*What you have to do*.
Go through the material and copy each line that includes "dilation".

*Dataset content*.
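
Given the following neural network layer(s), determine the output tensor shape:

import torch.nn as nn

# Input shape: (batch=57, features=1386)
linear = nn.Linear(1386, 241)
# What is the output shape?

Input shape: (57, 1386)
Output shape: (57, 241)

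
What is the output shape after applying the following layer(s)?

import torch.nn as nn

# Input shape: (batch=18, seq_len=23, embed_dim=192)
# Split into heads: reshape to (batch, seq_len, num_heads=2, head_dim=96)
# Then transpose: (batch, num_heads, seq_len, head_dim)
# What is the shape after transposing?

Input shape: (18, 23, 192)
  -> after reshape: (18, 23, 2, 96)
Output shape: (18, 2, 23, 96)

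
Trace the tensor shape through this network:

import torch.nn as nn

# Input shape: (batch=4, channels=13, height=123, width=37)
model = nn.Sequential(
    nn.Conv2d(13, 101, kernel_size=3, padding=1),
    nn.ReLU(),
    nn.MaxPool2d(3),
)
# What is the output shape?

Input shape: (4, 13, 123, 37)
  -> after Conv2d: (4, 101, 123, 37)
  -> after ReLU: (4, 101, 123, 37)
Output shape: (4, 101, 41, 12)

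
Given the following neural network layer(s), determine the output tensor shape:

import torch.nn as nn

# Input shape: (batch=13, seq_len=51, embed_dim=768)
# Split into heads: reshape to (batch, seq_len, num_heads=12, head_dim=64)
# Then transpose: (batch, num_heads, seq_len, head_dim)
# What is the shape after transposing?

Input shape: (13, 51, 768)
  -> after reshape: (13, 51, 12, 64)
Output shape: (13, 12, 51, 64)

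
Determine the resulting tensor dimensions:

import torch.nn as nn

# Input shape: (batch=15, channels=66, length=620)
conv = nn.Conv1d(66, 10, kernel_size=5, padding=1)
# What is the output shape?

Input shape: (15, 66, 620)
Output shape: (15, 10, 618)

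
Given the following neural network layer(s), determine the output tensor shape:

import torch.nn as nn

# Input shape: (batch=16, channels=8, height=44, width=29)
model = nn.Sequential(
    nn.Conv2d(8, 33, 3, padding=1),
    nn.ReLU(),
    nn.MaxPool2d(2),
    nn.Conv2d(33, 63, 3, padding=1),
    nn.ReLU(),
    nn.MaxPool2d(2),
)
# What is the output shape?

Input shape: (16, 8, 44, 29)
  -> after first Conv2d: (16, 33, 44, 29)
  -> after first MaxPool2d: (16, 33, 22, 14)
  -> after second Conv2d: (16, 63, 22, 14)
Output shape: (16, 63, 11, 7)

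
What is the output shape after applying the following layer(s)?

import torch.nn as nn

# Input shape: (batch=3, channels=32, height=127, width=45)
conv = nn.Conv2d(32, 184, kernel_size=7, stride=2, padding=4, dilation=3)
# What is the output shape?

Input shape: (3, 32, 127, 45)
Output shape: (3, 184, 59, 18)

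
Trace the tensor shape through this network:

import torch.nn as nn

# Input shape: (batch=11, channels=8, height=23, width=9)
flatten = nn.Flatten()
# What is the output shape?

Input shape: (11, 8, 23, 9)
Output shape: (11, 1656)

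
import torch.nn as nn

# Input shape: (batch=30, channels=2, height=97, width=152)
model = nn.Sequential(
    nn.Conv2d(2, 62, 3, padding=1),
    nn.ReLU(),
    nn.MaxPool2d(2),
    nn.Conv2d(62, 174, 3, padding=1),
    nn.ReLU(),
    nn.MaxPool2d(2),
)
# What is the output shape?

Input shape: (30, 2, 97, 152)
  -> after first Conv2d: (30, 62, 97, 152)
  -> after first MaxPool2d: (30, 62, 48, 76)
  -> after second Conv2d: (30, 174, 48, 76)
Output shape: (30, 174, 24, 38)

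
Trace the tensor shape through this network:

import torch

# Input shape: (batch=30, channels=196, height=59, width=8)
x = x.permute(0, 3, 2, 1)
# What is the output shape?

Input shape: (30, 196, 59, 8)
Output shape: (30, 8, 59, 196)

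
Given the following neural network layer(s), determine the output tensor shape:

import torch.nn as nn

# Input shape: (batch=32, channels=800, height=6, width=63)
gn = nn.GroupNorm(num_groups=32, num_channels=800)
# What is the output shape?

Input shape: (32, 800, 6, 63)
Output shape: (32, 800, 6, 63)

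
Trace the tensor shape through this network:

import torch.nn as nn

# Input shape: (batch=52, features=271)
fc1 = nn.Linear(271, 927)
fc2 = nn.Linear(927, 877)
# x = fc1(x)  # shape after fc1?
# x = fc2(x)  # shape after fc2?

Input shape: (52, 271)
  -> after fc1: (52, 927)
Output shape: (52, 877)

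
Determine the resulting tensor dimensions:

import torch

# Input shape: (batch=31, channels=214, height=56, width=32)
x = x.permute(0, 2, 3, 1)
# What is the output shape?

Input shape: (31, 214, 56, 32)
Output shape: (31, 56, 32, 214)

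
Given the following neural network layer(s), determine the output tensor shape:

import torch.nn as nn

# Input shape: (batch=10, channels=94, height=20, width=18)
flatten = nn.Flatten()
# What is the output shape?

Input shape: (10, 94, 20, 18)
Output shape: (10, 33840)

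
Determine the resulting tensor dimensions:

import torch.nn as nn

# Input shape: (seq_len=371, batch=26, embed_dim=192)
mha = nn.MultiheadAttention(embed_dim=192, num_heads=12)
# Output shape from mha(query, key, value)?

Input shape: (371, 26, 192)
Output shape: (371, 26, 192)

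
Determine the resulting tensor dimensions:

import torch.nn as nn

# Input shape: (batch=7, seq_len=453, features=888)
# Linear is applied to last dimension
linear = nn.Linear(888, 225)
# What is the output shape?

Input shape: (7, 453, 888)
Output shape: (7, 453, 225)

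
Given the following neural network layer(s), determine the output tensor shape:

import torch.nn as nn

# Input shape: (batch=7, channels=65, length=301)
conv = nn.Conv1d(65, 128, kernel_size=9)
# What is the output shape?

Input shape: (7, 65, 301)
Output shape: (7, 128, 293)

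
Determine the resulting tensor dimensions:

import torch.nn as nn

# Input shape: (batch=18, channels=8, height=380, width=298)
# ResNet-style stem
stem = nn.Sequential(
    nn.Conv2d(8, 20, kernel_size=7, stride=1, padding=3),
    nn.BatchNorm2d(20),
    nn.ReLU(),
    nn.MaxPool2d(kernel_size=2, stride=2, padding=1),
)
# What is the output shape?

Input shape: (18, 8, 380, 298)
  -> after Conv2d 7x7 stride=1: (18, 20, 380, 298)
Output shape: (18, 20, 191, 150)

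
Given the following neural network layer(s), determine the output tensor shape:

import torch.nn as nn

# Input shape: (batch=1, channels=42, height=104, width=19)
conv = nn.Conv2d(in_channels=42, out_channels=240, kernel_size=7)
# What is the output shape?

Input shape: (1, 42, 104, 19)
Output shape: (1, 240, 98, 13)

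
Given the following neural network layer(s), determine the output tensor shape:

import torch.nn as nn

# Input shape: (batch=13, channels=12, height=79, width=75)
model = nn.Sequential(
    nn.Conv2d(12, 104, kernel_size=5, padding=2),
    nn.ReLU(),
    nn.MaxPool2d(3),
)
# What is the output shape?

Input shape: (13, 12, 79, 75)
  -> after Conv2d: (13, 104, 79, 75)
  -> after ReLU: (13, 104, 79, 75)
Output shape: (13, 104, 26, 25)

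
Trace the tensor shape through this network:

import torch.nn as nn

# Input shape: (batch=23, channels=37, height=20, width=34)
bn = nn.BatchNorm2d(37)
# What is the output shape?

Input shape: (23, 37, 20, 34)
Output shape: (23, 37, 20, 34)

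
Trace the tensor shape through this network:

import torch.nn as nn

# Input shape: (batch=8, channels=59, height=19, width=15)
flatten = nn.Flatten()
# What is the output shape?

Input shape: (8, 59, 19, 15)
Output shape: (8, 16815)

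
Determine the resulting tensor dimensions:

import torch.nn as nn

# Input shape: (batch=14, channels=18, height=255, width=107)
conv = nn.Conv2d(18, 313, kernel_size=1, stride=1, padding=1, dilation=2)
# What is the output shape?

Input shape: (14, 18, 255, 107)
Output shape: (14, 313, 257, 109)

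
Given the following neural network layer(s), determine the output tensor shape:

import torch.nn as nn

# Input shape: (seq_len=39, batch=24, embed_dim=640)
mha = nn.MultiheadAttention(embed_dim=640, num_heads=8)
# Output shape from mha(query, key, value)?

Input shape: (39, 24, 640)
Output shape: (39, 24, 640)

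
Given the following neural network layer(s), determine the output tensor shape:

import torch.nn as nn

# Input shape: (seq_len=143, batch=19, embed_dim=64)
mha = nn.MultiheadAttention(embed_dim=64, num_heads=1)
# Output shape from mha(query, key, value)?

Input shape: (143, 19, 64)
Output shape: (143, 19, 64)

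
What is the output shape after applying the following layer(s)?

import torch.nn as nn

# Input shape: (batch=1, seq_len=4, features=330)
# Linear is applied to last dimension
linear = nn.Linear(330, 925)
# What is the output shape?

Input shape: (1, 4, 330)
Output shape: (1, 4, 925)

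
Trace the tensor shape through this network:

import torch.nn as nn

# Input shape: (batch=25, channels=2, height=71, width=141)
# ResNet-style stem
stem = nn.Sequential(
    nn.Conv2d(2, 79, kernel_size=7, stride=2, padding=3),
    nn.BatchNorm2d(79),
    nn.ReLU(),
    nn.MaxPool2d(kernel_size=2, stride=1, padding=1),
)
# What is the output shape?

Input shape: (25, 2, 71, 141)
  -> after Conv2d 7x7 stride=2: (25, 79, 36, 71)
Output shape: (25, 79, 37, 72)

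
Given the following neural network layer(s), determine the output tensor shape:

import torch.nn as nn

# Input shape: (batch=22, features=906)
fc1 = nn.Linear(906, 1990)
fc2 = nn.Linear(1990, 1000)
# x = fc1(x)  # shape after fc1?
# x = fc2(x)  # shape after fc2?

Input shape: (22, 906)
  -> after fc1: (22, 1990)
Output shape: (22, 1000)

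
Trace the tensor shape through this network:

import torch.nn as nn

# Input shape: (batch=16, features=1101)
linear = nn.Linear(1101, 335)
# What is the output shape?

Input shape: (16, 1101)
Output shape: (16, 335)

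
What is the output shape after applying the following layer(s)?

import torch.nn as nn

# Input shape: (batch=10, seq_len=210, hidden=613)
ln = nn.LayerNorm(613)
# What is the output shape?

Input shape: (10, 210, 613)
Output shape: (10, 210, 613)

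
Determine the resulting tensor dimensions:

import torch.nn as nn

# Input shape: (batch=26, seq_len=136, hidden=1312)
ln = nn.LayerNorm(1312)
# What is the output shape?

Input shape: (26, 136, 1312)
Output shape: (26, 136, 1312)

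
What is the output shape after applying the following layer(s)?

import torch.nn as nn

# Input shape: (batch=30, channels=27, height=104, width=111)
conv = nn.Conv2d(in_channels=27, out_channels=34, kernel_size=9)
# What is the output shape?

Input shape: (30, 27, 104, 111)
Output shape: (30, 34, 96, 103)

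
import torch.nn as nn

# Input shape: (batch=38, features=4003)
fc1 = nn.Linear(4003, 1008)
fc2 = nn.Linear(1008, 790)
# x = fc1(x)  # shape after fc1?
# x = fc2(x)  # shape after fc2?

Input shape: (38, 4003)
  -> after fc1: (38, 1008)
Output shape: (38, 790)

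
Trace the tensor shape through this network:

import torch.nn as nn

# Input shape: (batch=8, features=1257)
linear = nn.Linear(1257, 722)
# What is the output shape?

Input shape: (8, 1257)
Output shape: (8, 722)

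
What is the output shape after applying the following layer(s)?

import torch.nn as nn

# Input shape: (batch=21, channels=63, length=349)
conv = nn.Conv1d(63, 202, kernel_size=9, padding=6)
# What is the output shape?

Input shape: (21, 63, 349)
Output shape: (21, 202, 353)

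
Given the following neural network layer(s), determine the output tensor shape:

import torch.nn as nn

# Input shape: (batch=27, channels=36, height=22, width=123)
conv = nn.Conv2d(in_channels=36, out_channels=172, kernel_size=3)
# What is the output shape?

Input shape: (27, 36, 22, 123)
Output shape: (27, 172, 20, 121)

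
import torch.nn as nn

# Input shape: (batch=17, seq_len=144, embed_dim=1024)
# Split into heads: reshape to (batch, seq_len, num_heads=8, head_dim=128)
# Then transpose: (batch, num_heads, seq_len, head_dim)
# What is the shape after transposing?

Input shape: (17, 144, 1024)
  -> after reshape: (17, 144, 8, 128)
Output shape: (17, 8, 144, 128)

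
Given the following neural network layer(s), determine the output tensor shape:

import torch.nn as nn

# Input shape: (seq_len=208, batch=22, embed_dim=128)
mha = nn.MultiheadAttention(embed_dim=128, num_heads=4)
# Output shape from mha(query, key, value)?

Input shape: (208, 22, 128)
Output shape: (208, 22, 128)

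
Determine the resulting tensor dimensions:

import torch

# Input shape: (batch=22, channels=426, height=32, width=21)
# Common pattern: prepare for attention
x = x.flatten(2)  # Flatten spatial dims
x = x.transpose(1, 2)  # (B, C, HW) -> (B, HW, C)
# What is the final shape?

Input shape: (22, 426, 32, 21)
  -> after flatten(2): (22, 426, 672)
Output shape: (22, 672, 426)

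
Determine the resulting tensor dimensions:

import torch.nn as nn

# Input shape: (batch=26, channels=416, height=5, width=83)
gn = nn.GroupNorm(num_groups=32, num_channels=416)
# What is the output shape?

Input shape: (26, 416, 5, 83)
Output shape: (26, 416, 5, 83)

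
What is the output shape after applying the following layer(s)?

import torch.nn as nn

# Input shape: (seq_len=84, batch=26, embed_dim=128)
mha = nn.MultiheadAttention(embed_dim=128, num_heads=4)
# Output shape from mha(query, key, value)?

Input shape: (84, 26, 128)
Output shape: (84, 26, 128)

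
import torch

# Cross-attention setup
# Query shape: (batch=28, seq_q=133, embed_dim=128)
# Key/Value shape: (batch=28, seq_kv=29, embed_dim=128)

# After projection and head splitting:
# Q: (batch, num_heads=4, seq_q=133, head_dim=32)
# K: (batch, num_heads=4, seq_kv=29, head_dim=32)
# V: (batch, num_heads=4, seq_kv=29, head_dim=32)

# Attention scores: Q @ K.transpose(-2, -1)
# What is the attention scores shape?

Input shape: (28, 133, 128)
Output shape: (28, 4, 133, 29)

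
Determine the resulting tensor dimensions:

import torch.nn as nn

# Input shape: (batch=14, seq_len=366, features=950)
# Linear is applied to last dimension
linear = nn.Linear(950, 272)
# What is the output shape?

Input shape: (14, 366, 950)
Output shape: (14, 366, 272)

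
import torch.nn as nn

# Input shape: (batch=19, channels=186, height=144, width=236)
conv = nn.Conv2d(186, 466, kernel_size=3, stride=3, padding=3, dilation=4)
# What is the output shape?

Input shape: (19, 186, 144, 236)
Output shape: (19, 466, 48, 78)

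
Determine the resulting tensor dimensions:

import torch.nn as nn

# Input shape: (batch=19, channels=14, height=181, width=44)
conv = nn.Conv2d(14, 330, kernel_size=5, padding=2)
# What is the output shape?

Input shape: (19, 14, 181, 44)
Output shape: (19, 330, 181, 44)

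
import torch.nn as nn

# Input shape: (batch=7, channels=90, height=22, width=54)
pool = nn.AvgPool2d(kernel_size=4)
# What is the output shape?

Input shape: (7, 90, 22, 54)
Output shape: (7, 90, 5, 13)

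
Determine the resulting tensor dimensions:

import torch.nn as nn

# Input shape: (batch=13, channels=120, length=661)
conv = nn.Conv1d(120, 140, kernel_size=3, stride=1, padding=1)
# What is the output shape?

Input shape: (13, 120, 661)
Output shape: (13, 140, 661)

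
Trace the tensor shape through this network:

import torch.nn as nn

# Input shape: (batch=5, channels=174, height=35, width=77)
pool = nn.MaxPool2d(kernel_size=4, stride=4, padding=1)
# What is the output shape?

Input shape: (5, 174, 35, 77)
Output shape: (5, 174, 9, 19)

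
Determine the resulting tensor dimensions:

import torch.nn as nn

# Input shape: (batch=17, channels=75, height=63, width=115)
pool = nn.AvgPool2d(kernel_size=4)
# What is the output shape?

Input shape: (17, 75, 63, 115)
Output shape: (17, 75, 15, 28)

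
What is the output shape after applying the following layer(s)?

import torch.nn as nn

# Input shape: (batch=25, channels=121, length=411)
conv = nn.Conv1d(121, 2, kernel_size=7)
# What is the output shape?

Input shape: (25, 121, 411)
Output shape: (25, 2, 405)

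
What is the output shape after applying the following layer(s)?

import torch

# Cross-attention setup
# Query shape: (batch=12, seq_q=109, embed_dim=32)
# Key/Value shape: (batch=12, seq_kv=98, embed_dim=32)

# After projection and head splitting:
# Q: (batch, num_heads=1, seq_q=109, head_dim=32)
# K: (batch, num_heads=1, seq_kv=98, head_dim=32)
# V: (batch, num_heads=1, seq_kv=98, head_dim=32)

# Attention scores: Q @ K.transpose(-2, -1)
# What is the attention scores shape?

Input shape: (12, 109, 32)
Output shape: (12, 1, 109, 98)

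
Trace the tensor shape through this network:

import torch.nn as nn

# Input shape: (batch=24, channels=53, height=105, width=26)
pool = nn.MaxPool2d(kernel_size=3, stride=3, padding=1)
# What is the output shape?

Input shape: (24, 53, 105, 26)
Output shape: (24, 53, 35, 9)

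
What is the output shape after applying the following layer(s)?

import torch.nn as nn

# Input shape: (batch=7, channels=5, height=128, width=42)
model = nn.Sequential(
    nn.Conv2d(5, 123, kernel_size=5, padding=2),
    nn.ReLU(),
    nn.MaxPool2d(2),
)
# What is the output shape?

Input shape: (7, 5, 128, 42)
  -> after Conv2d: (7, 123, 128, 42)
  -> after ReLU: (7, 123, 128, 42)
Output shape: (7, 123, 64, 21)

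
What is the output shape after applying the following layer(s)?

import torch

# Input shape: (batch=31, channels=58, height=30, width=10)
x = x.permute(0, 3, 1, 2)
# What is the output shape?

Input shape: (31, 58, 30, 10)
Output shape: (31, 10, 58, 30)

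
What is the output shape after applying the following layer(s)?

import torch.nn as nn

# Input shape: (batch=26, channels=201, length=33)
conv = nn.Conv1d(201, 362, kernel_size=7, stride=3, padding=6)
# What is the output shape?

Input shape: (26, 201, 33)
Output shape: (26, 362, 13)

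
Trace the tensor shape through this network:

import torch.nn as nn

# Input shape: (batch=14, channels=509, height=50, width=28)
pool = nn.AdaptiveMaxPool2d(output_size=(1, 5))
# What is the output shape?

Input shape: (14, 509, 50, 28)
Output shape: (14, 509, 1, 5)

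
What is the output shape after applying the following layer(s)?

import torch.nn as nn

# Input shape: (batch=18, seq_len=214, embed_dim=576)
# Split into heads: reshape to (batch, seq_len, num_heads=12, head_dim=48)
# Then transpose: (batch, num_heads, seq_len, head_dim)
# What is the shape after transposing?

Input shape: (18, 214, 576)
  -> after reshape: (18, 214, 12, 48)
Output shape: (18, 12, 214, 48)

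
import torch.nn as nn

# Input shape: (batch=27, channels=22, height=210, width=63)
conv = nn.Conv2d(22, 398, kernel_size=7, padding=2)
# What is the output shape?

Input shape: (27, 22, 210, 63)
Output shape: (27, 398, 208, 61)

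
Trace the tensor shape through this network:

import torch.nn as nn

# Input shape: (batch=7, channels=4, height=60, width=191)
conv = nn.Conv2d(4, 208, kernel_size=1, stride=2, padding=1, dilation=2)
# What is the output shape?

Input shape: (7, 4, 60, 191)
Output shape: (7, 208, 31, 97)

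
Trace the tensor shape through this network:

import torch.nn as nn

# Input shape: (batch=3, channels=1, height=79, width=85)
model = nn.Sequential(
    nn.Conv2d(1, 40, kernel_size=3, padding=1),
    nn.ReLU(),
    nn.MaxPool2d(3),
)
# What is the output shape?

Input shape: (3, 1, 79, 85)
  -> after Conv2d: (3, 40, 79, 85)
  -> after ReLU: (3, 40, 79, 85)
Output shape: (3, 40, 26, 28)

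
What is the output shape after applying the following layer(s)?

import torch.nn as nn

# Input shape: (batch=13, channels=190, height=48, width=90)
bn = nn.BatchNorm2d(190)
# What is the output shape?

Input shape: (13, 190, 48, 90)
Output shape: (13, 190, 48, 90)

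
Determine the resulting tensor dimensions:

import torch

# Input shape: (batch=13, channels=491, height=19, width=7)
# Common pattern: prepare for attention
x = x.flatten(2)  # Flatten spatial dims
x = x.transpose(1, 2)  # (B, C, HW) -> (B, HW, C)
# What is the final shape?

Input shape: (13, 491, 19, 7)
  -> after flatten(2): (13, 491, 133)
Output shape: (13, 133, 491)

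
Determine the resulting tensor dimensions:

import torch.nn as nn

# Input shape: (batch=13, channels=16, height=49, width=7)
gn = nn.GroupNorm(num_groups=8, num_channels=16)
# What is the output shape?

Input shape: (13, 16, 49, 7)
Output shape: (13, 16, 49, 7)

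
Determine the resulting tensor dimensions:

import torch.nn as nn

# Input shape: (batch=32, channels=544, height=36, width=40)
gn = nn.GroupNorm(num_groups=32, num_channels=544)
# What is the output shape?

Input shape: (32, 544, 36, 40)
Output shape: (32, 544, 36, 40)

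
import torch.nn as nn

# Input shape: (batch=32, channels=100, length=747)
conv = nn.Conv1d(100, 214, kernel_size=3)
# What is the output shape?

Input shape: (32, 100, 747)
Output shape: (32, 214, 745)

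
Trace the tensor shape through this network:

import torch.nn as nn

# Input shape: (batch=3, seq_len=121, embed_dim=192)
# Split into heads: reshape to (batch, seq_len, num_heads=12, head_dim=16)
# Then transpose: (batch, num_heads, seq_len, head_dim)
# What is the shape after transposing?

Input shape: (3, 121, 192)
  -> after reshape: (3, 121, 12, 16)
Output shape: (3, 12, 121, 16)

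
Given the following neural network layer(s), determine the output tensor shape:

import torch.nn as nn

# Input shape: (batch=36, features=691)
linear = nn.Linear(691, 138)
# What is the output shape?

Input shape: (36, 691)
Output shape: (36, 138)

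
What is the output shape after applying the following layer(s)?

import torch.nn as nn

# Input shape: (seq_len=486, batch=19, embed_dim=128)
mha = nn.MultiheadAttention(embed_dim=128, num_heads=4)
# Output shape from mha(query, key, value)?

Input shape: (486, 19, 128)
Output shape: (486, 19, 128)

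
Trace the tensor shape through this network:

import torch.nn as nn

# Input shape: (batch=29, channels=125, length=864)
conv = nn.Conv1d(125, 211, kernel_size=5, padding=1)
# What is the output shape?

Input shape: (29, 125, 864)
Output shape: (29, 211, 862)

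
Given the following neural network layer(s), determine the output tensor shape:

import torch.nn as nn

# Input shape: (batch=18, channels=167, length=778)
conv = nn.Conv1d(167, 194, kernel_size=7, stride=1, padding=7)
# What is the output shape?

Input shape: (18, 167, 778)
Output shape: (18, 194, 786)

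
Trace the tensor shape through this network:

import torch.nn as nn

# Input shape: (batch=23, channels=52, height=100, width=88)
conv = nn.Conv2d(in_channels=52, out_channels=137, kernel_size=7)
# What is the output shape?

Input shape: (23, 52, 100, 88)
Output shape: (23, 137, 94, 82)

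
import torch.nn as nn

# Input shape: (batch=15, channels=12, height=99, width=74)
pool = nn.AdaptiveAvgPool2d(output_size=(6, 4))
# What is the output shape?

Input shape: (15, 12, 99, 74)
Output shape: (15, 12, 6, 4)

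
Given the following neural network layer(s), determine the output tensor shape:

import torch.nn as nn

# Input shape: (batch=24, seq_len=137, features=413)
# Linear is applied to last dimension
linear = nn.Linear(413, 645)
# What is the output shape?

Input shape: (24, 137, 413)
Output shape: (24, 137, 645)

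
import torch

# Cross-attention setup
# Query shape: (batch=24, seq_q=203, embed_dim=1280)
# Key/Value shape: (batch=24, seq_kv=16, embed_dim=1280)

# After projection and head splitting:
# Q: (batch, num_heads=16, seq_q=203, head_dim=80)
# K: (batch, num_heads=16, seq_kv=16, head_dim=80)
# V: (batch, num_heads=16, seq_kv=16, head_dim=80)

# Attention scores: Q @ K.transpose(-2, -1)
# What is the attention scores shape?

Input shape: (24, 203, 1280)
Output shape: (24, 16, 203, 16)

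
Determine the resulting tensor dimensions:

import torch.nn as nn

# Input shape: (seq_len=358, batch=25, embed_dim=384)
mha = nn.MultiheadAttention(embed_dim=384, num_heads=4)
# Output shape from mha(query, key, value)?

Input shape: (358, 25, 384)
Output shape: (358, 25, 384)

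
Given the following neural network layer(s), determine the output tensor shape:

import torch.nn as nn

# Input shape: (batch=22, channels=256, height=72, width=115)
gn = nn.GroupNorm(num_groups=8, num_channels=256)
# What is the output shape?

Input shape: (22, 256, 72, 115)
Output shape: (22, 256, 72, 115)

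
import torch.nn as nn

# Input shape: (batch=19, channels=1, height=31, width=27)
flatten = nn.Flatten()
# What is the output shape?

Input shape: (19, 1, 31, 27)
Output shape: (19, 837)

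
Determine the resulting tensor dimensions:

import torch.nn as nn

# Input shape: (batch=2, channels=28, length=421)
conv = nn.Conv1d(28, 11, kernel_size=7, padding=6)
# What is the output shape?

Input shape: (2, 28, 421)
Output shape: (2, 11, 427)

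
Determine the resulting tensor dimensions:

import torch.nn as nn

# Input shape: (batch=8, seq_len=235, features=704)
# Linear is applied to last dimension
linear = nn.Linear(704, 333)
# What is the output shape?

Input shape: (8, 235, 704)
Output shape: (8, 235, 333)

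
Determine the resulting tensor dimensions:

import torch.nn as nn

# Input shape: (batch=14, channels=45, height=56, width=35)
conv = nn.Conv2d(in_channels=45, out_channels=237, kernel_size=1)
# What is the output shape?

Input shape: (14, 45, 56, 35)
Output shape: (14, 237, 56, 35)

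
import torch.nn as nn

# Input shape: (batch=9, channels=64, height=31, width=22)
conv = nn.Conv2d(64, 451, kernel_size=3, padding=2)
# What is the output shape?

Input shape: (9, 64, 31, 22)
Output shape: (9, 451, 33, 24)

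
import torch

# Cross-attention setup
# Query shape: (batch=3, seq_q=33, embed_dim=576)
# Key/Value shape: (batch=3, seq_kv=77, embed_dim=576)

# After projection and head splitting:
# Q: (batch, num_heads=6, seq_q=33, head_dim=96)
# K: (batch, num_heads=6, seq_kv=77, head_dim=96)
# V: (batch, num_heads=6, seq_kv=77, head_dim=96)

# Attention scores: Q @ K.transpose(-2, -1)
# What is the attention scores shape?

Input shape: (3, 33, 576)
Output shape: (3, 6, 33, 77)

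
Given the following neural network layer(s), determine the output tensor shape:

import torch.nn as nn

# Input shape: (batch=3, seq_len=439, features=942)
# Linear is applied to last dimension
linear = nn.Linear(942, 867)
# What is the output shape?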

*Finished exercise*.
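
conv = nn.Conv2d(32, 184, kernel_size=7, stride=2, padding=4, dilation=3)
conv = nn.Conv2d(18, 313, kernel_size=1, stride=1, padding=1, dilation=2)
conv = nn.Conv2d(186, 466, kernel_size=3, stride=3, padding=3, dilation=4)
conv = nn.Conv2d(4, 208, kernel_size=1, stride=2, padding=1, dilation=2)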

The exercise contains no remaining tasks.